Records contained in a dataset:
----

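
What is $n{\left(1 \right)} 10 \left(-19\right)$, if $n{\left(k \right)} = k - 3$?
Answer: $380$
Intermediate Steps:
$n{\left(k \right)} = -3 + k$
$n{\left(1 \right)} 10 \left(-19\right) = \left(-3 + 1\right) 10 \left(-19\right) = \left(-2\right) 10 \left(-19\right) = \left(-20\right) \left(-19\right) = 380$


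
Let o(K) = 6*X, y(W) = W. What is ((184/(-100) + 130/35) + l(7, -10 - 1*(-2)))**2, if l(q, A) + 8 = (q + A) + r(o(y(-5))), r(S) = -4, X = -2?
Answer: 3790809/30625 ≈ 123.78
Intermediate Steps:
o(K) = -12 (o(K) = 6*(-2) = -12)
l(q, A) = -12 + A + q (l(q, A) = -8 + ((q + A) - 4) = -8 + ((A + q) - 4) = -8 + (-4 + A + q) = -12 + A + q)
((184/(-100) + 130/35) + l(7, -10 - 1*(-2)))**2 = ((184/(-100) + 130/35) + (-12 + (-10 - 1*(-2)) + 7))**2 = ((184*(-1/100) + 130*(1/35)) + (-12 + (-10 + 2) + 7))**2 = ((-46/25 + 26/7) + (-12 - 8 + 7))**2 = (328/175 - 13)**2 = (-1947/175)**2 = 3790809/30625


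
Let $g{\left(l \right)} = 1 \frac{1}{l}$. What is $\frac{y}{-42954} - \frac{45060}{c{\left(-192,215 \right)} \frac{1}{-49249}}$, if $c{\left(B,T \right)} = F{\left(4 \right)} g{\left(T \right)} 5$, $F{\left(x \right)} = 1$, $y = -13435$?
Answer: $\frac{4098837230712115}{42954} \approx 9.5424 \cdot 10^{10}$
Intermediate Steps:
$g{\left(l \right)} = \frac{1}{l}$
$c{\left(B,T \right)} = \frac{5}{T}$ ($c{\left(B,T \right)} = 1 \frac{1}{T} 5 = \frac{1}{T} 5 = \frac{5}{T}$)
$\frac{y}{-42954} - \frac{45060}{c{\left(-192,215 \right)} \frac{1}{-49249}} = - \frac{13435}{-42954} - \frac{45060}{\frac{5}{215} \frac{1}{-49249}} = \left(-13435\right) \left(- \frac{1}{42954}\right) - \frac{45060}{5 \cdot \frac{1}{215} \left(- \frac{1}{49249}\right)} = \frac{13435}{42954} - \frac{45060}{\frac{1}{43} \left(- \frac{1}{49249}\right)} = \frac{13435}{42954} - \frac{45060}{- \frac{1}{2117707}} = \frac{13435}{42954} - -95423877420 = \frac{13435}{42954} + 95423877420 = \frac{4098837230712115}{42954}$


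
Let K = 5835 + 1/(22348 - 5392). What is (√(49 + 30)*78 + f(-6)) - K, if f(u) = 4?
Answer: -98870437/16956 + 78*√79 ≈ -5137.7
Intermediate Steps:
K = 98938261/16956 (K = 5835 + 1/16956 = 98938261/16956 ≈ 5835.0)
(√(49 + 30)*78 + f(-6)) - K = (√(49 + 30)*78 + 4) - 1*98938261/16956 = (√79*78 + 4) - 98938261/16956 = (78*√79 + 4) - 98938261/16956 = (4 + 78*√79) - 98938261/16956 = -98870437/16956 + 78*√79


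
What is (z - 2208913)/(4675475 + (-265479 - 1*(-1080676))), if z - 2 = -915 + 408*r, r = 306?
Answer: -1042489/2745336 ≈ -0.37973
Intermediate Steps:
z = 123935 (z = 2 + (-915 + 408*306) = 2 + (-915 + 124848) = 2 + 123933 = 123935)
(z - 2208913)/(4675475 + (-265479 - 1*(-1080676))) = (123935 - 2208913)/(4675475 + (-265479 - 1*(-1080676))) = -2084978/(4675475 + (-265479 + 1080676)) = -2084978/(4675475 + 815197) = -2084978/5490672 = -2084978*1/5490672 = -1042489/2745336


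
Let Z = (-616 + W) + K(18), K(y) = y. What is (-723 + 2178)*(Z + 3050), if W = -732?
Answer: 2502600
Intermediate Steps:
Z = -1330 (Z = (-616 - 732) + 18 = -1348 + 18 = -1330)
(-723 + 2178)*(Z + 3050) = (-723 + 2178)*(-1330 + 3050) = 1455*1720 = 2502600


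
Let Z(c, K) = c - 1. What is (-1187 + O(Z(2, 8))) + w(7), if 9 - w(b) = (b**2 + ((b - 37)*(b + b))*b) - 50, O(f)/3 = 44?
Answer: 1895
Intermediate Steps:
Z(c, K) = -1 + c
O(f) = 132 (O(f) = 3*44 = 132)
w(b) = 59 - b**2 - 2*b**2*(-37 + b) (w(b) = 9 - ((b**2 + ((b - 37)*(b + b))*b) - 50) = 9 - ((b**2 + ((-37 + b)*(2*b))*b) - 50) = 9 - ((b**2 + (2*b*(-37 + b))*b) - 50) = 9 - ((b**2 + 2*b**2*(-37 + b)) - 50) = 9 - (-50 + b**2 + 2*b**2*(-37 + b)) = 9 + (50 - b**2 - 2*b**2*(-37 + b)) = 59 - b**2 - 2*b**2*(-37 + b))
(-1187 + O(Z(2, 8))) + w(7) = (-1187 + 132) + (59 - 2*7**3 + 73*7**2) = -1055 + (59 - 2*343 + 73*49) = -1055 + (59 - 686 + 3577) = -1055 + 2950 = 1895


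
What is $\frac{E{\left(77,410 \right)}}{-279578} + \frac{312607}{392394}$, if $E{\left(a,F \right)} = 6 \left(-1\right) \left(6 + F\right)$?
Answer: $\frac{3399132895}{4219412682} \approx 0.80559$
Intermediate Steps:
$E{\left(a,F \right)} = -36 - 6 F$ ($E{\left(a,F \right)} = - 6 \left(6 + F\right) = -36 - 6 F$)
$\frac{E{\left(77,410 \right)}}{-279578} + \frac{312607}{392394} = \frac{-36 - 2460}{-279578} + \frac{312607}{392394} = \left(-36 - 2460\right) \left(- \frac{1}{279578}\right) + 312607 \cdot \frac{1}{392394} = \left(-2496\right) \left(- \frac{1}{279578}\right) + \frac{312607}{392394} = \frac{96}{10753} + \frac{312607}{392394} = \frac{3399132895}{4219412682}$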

----

### Your assignment
Search the data for "What". Copy every matching line.

### Result of the task
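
What is $n{\left(1 \right)} 10 \left(-19\right)$, if $n{\left(k \right)} = k - 3$?
Let o(K) = 6*X, y(W) = W. What is ((184/(-100) + 130/35) + l(7, -10 - 1*(-2)))**2, if l(q, A) + 8 = (q + A) + r(o(y(-5))), r(S) = -4, X = -2?
Let $g{\left(l \right)} = 1 \frac{1}{l}$. What is $\frac{y}{-42954} - \frac{45060}{c{\left(-192,215 \right)} \frac{1}{-49249}}$, if $c{\left(B,T \right)} = F{\left(4 \right)} g{\left(T \right)} 5$, $F{\left(x \right)} = 1$, $y = -13435$?
Let K = 5835 + 1/(22348 - 5392). What is (√(49 + 30)*78 + f(-6)) - K, if f(u) = 4?
What is (z - 2208913)/(4675475 + (-265479 - 1*(-1080676))), if z - 2 = -915 + 408*r, r = 306?
Let Z = (-616 + W) + K(18), K(y) = y. What is (-723 + 2178)*(Z + 3050), if W = -732?
Let Z(c, K) = c - 1. What is (-1187 + O(Z(2, 8))) + w(7), if 9 - w(b) = (b**2 + ((b - 37)*(b + b))*b) - 50, O(f)/3 = 44?
What is $\frac{E{\left(77,410 \right)}}{-279578} + \frac{312607}{392394}$, if $E{\left(a,F \right)} = 6 \left(-1\right) \left(6 + F\right)$?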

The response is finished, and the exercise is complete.